--- Provided data ---

═══

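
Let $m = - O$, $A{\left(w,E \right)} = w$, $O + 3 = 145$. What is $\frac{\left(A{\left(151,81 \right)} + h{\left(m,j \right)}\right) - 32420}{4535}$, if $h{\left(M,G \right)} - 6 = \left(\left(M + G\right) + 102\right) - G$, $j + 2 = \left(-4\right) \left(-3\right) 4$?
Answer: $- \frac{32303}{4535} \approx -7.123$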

═══

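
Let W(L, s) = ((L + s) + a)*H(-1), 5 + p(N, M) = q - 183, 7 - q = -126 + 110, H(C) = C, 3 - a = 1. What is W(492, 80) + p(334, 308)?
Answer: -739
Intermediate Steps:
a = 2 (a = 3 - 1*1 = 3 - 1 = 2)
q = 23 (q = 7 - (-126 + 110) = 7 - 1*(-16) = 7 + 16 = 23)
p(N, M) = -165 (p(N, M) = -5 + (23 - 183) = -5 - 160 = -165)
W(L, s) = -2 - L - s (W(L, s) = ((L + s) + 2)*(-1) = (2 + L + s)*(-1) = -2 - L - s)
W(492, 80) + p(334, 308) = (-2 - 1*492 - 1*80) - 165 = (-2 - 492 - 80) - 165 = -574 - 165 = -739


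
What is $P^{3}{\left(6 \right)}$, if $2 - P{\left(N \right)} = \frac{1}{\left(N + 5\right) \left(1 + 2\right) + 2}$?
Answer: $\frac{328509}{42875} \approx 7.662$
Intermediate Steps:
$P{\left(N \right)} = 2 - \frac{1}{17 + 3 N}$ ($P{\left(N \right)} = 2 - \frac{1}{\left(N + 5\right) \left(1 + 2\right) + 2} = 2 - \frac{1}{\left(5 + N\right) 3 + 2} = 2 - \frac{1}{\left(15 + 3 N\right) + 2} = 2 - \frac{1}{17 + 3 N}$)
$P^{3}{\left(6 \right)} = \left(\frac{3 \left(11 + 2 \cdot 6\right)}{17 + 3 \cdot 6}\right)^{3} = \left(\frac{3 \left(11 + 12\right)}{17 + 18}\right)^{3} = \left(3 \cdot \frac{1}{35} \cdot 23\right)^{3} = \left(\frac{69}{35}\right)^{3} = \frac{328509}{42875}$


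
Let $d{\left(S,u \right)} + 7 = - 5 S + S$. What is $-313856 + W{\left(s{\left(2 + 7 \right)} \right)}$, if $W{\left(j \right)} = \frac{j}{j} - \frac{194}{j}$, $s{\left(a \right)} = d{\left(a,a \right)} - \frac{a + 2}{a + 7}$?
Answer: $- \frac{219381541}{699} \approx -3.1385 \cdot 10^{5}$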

═══

--- Instructions for the task ---
Set down, unchanged, only those lines above that fall between the line with "Let W(L, s)" and the line with "Answer: -739", the two end lines included.

--- Output for this exercise ---
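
Let W(L, s) = ((L + s) + a)*H(-1), 5 + p(N, M) = q - 183, 7 - q = -126 + 110, H(C) = C, 3 - a = 1. What is W(492, 80) + p(334, 308)?
Answer: -739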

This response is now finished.